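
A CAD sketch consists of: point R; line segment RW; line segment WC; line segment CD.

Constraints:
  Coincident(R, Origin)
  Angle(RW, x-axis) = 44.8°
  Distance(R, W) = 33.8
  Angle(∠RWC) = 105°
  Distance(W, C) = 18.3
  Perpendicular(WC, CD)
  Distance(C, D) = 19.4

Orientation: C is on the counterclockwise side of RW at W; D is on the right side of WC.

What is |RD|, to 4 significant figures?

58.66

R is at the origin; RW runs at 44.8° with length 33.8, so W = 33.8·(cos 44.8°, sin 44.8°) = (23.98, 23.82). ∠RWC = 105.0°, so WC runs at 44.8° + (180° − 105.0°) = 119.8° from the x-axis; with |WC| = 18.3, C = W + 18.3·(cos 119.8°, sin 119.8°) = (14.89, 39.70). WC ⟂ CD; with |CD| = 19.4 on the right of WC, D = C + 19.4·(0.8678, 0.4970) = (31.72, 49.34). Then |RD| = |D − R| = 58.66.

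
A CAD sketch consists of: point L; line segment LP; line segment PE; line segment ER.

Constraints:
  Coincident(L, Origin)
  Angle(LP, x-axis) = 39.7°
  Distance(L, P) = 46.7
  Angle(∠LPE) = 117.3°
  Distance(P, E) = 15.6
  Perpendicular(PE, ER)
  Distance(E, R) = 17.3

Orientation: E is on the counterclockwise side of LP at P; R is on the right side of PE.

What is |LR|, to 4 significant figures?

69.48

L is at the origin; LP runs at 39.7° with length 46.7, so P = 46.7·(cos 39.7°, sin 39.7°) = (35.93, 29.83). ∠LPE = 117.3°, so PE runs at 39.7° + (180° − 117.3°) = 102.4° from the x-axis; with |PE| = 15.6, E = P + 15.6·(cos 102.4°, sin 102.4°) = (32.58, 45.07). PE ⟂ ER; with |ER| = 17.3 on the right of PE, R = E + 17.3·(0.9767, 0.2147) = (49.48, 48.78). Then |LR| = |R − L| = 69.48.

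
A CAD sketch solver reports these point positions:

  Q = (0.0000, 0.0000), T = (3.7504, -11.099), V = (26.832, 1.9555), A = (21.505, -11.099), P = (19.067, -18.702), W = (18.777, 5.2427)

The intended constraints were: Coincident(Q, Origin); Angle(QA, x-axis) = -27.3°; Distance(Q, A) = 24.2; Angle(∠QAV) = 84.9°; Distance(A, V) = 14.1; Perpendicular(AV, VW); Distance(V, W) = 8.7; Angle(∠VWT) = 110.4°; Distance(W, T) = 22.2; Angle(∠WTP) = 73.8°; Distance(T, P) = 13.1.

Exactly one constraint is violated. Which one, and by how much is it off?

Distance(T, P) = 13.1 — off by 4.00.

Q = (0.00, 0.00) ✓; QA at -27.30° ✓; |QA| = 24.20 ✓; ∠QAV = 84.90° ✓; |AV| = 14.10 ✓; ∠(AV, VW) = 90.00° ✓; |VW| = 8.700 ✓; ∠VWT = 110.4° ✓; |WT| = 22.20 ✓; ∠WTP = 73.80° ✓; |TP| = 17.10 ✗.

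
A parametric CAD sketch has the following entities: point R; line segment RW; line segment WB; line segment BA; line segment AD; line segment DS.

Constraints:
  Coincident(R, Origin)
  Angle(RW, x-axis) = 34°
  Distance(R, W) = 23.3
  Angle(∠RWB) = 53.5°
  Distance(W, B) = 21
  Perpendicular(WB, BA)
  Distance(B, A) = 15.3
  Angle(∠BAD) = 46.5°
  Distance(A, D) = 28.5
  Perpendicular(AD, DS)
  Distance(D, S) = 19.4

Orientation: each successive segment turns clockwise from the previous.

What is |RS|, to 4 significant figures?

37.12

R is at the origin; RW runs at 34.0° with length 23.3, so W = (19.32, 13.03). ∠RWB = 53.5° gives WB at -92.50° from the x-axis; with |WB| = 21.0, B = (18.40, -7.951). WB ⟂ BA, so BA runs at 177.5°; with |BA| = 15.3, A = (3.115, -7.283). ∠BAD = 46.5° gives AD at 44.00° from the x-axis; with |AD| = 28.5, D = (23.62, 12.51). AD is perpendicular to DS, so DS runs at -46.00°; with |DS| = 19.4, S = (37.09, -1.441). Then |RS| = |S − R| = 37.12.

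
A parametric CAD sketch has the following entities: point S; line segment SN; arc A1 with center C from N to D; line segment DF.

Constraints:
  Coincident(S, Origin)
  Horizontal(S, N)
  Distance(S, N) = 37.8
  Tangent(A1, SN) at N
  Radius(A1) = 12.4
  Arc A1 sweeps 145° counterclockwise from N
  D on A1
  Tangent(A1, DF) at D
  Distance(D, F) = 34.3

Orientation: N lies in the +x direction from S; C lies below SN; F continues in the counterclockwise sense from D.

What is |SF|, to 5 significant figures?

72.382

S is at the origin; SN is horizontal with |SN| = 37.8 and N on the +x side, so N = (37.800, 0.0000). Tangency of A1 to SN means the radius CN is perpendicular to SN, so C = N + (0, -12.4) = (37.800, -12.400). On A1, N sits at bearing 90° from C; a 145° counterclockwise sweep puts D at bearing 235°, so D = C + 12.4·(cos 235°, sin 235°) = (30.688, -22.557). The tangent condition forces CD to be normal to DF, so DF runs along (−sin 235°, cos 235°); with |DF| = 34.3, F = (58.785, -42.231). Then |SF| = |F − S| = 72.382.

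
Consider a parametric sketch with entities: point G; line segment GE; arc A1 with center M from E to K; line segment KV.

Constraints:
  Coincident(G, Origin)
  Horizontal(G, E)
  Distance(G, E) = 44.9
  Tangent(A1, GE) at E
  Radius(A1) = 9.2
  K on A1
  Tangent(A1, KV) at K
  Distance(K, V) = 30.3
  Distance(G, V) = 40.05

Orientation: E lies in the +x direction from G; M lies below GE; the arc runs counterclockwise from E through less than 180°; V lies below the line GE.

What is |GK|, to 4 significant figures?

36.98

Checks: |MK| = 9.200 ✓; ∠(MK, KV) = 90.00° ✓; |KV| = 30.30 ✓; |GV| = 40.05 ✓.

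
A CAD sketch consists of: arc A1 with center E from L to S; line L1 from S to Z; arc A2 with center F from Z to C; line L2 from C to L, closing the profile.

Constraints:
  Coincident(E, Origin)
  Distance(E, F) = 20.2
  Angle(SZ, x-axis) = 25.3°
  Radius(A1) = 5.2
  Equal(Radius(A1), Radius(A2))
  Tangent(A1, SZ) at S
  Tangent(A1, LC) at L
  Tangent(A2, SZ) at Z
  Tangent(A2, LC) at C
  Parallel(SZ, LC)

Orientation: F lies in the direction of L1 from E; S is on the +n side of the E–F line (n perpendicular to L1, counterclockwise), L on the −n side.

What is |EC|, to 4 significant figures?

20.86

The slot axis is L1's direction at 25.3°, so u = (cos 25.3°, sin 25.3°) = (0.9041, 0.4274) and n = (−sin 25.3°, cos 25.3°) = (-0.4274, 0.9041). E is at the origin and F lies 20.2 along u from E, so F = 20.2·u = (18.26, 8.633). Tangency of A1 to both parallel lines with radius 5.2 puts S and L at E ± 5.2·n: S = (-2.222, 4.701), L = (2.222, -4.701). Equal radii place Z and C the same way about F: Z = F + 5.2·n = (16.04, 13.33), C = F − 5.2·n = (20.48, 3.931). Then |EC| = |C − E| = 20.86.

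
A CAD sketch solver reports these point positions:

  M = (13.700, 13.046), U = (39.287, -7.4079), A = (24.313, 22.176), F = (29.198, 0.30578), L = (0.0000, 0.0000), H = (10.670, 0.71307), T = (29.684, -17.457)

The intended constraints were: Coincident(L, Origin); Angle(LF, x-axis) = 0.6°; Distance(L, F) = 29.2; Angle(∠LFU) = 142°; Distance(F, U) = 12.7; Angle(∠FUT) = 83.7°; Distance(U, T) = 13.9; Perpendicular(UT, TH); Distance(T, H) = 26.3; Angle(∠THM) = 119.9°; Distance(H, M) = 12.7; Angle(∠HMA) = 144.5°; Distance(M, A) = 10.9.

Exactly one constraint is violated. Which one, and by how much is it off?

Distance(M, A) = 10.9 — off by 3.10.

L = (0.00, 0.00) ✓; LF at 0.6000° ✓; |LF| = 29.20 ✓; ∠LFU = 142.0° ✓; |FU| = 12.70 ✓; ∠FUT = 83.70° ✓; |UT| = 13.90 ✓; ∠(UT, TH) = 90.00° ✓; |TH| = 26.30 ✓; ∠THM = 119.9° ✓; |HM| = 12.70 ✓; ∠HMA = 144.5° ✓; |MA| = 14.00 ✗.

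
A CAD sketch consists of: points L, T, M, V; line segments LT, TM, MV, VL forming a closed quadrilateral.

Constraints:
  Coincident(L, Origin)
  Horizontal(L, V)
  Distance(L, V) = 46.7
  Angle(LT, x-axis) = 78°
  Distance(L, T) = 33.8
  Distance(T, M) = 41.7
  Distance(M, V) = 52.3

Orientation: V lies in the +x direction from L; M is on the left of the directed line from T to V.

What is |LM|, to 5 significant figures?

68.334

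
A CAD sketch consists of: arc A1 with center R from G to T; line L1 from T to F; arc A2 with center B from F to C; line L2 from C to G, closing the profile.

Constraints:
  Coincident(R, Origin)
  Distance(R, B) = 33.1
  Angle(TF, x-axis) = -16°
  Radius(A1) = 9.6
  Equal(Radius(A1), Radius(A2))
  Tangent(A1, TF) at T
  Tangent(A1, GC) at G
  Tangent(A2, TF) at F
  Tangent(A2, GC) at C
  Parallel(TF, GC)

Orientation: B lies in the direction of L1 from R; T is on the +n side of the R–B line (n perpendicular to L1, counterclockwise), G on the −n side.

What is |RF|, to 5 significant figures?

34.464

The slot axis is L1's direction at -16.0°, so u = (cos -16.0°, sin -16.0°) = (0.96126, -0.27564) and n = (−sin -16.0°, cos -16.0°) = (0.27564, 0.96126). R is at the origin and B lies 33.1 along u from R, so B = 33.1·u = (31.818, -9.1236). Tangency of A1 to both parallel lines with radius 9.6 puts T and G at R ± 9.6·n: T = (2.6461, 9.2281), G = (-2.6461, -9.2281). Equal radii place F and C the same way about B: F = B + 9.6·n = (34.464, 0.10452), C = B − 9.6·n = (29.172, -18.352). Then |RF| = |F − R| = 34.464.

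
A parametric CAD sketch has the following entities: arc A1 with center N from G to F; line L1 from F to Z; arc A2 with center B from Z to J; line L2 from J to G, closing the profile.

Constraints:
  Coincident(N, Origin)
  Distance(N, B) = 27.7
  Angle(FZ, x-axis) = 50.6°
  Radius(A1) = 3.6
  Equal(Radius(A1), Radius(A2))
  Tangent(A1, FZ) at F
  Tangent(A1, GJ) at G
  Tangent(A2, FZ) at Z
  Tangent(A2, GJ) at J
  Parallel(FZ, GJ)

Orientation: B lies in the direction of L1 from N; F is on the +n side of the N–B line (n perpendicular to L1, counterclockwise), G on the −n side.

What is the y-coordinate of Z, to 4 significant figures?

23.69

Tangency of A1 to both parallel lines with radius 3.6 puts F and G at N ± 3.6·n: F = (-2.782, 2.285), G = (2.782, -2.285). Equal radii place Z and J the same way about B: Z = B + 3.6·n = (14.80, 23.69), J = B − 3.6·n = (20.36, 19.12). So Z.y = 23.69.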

==============================

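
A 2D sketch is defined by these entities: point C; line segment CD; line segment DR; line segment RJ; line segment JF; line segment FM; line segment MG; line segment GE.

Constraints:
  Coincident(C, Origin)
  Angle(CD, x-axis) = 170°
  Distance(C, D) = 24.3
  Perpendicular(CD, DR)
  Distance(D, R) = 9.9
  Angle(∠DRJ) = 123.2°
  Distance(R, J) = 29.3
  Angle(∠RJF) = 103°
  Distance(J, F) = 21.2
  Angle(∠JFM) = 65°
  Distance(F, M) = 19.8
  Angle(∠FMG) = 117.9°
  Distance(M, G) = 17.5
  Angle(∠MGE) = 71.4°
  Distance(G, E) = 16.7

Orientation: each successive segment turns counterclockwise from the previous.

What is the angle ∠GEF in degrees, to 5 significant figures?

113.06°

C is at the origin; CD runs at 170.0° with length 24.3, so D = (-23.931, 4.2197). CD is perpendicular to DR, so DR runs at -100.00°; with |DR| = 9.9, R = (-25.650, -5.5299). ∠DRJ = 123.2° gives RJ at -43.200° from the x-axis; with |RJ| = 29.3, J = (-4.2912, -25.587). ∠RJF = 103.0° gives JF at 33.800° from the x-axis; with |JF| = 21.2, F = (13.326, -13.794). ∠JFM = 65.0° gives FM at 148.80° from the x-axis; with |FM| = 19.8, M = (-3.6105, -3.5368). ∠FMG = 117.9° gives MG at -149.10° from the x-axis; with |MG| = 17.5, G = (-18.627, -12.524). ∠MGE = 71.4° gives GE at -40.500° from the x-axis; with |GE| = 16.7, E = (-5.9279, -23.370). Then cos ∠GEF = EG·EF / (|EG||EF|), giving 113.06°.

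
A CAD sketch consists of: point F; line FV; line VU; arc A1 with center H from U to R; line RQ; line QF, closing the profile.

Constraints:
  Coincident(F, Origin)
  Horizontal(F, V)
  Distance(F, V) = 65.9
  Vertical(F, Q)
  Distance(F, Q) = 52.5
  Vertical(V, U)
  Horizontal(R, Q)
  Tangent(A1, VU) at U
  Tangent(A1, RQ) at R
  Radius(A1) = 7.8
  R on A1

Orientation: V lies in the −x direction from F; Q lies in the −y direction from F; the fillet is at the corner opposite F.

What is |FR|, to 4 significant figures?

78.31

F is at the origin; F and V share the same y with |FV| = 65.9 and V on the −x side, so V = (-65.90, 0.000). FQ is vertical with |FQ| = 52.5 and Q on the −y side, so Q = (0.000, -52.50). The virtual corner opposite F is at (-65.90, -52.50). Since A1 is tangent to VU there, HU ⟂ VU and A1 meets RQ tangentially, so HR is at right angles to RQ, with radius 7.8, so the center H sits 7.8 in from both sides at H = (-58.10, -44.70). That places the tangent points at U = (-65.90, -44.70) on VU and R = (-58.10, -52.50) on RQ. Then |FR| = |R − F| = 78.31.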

==============================

*WORK INSTRUCTION:* Reproduce exactly the entries above, limited to the lines from the one with "Perpendicular(AD, DS)" through the one with "Orientation: E lies", both included.

*OUTPUT OF THE TASK:*
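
  Perpendicular(AD, DS)
  Distance(D, S) = 19.4

Orientation: each successive segment turns clockwise from the previous.

What is |RS|, to 4 significant figures?

37.12

R is at the origin; RW runs at 34.0° with length 23.3, so W = (19.32, 13.03). ∠RWB = 53.5° gives WB at -92.50° from the x-axis; with |WB| = 21.0, B = (18.40, -7.951). WB ⟂ BA, so BA runs at 177.5°; with |BA| = 15.3, A = (3.115, -7.283). ∠BAD = 46.5° gives AD at 44.00° from the x-axis; with |AD| = 28.5, D = (23.62, 12.51). AD is perpendicular to DS, so DS runs at -46.00°; with |DS| = 19.4, S = (37.09, -1.441). Then |RS| = |S − R| = 37.12.

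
A parametric CAD sketch has the following entities: point S; line segment SN; arc A1 with center C from N to D; line segment DF.

Constraints:
  Coincident(S, Origin)
  Horizontal(S, N)
  Distance(S, N) = 37.8
  Tangent(A1, SN) at N
  Radius(A1) = 12.4
  Arc A1 sweeps 145° counterclockwise from N
  D on A1
  Tangent(A1, DF) at D
  Distance(D, F) = 34.3

Orientation: N lies in the +x direction from S; C lies below SN; F continues in the counterclockwise sense from D.

What is |SF|, to 5 significant figures?

72.382

S is at the origin; SN is horizontal with |SN| = 37.8 and N on the +x side, so N = (37.800, 0.0000). Tangency of A1 to SN means the radius CN is perpendicular to SN, so C = N + (0, -12.4) = (37.800, -12.400). On A1, N sits at bearing 90° from C; a 145° counterclockwise sweep puts D at bearing 235°, so D = C + 12.4·(cos 235°, sin 235°) = (30.688, -22.557). The tangent condition forces CD to be normal to DF, so DF runs along (−sin 235°, cos 235°); with |DF| = 34.3, F = (58.785, -42.231). Then |SF| = |F − S| = 72.382.

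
Consider a parametric sketch with entities: point G; line segment GE; arc A1 with center M from E to K; line segment KV.

Constraints:
  Coincident(G, Origin)
  Horizontal(G, E)
  Distance(G, E) = 44.9
  Tangent(A1, GE) at E
  Radius(A1) = 9.2
  K on A1
  Tangent(A1, KV) at K
  Distance(K, V) = 30.3
  Distance(G, V) = 40.05

Orientation: E lies in the +x direction from G; M lies below GE; the arc runs counterclockwise from E through less than 180°; V lies below the line GE.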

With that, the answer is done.